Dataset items
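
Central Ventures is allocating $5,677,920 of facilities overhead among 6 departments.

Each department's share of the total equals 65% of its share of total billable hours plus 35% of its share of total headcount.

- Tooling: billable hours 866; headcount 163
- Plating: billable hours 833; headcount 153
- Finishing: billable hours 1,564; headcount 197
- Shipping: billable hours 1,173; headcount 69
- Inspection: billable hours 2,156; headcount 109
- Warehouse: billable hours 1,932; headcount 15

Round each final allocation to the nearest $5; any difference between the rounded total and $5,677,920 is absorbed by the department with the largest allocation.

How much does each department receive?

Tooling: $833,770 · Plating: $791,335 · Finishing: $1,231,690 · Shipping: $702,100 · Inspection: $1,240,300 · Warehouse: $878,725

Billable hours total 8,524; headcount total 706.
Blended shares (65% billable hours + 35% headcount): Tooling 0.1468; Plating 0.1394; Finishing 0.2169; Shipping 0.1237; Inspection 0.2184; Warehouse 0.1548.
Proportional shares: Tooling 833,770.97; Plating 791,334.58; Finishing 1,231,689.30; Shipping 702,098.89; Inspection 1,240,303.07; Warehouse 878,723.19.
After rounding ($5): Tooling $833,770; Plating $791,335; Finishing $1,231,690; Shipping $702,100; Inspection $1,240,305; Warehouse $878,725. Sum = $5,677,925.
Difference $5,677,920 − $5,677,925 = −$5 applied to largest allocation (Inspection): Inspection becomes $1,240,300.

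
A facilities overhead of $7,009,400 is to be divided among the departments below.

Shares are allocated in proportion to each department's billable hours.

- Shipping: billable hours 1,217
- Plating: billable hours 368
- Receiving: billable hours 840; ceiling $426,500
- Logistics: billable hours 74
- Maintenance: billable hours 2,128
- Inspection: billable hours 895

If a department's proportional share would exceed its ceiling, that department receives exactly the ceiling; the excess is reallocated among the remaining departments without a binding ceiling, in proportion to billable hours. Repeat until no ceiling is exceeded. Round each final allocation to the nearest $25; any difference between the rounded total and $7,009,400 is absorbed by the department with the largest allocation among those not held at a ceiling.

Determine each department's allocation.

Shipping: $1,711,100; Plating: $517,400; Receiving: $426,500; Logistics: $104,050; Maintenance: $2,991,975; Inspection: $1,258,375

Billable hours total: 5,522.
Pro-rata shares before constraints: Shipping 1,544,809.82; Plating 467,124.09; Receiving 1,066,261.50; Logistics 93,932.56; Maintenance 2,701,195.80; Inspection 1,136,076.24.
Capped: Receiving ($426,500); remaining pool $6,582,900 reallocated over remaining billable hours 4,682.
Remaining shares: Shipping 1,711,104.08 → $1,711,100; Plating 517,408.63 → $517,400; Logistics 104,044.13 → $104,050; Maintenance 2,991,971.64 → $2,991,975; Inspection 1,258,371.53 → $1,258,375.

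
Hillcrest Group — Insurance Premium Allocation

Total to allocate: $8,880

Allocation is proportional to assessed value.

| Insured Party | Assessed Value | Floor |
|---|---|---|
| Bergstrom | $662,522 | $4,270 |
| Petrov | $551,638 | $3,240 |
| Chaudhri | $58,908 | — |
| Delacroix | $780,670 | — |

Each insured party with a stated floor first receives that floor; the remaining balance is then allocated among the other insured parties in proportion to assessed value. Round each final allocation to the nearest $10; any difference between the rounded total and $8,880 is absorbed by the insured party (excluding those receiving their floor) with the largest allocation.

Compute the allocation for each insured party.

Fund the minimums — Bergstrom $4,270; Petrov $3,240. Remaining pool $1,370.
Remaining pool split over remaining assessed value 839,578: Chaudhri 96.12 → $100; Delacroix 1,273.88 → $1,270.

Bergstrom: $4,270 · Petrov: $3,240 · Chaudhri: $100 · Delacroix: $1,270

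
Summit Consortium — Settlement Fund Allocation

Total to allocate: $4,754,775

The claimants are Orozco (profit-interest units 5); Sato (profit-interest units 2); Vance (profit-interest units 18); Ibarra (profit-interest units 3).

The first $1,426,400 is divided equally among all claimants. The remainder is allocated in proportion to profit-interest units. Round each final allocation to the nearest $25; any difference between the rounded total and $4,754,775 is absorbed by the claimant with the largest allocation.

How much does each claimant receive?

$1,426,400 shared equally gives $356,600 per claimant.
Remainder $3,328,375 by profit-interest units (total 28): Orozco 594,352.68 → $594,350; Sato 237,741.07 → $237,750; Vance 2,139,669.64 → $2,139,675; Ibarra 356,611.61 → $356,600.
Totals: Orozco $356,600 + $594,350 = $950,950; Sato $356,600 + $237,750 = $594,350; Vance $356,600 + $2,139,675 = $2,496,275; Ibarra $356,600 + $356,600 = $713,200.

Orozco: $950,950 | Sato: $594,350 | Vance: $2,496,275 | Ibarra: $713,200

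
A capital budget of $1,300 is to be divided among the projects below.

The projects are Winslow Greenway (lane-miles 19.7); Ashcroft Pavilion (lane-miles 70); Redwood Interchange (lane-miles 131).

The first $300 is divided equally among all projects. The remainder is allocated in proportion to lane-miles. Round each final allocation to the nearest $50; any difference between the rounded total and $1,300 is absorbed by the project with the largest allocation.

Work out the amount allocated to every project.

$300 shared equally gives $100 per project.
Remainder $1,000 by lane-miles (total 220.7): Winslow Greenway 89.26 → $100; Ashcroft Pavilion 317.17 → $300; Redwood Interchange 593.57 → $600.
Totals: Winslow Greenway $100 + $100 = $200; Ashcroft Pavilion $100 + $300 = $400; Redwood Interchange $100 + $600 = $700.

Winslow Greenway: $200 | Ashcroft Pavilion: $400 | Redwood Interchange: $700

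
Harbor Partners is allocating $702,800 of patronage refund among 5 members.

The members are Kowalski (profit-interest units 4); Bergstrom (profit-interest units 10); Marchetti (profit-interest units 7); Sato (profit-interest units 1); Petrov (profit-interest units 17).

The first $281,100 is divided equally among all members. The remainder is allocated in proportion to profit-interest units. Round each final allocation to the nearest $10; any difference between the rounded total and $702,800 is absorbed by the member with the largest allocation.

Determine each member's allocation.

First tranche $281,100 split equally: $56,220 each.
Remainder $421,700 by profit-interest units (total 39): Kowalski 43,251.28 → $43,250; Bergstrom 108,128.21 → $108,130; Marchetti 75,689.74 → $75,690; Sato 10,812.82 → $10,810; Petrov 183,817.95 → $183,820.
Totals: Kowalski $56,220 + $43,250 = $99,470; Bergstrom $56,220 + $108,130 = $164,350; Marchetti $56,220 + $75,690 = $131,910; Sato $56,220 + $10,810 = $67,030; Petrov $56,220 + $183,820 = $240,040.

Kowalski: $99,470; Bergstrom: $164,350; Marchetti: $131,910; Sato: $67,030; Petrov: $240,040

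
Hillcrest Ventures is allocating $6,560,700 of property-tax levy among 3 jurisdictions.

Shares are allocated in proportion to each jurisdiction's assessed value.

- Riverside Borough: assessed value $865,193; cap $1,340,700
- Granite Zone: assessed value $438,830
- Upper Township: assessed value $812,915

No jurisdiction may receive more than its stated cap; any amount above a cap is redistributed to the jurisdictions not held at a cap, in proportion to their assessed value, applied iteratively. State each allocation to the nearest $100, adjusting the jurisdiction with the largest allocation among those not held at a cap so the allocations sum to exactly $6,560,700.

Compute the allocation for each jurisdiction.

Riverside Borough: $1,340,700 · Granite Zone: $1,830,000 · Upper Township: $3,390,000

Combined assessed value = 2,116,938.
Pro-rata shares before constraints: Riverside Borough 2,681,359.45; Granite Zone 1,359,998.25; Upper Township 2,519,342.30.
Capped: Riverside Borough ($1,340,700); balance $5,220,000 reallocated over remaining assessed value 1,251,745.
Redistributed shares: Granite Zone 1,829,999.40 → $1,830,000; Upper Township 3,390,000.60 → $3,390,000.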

◆ Requirement:
Every line that contains the string "projects" should be copied from the records.

◆ Result of this task:
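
A capital budget of $1,300 is to be divided among the projects below.
The projects are Winslow Greenway (lane-miles 19.7); Ashcroft Pavilion (lane-miles 70); Redwood Interchange (lane-miles 131).
The first $300 is divided equally among all projects. The remainder is allocated in proportion to lane-miles. Round each final allocation to the nearest $50; any difference between the rounded total and $1,300 is absorbed by the project with the largest allocation.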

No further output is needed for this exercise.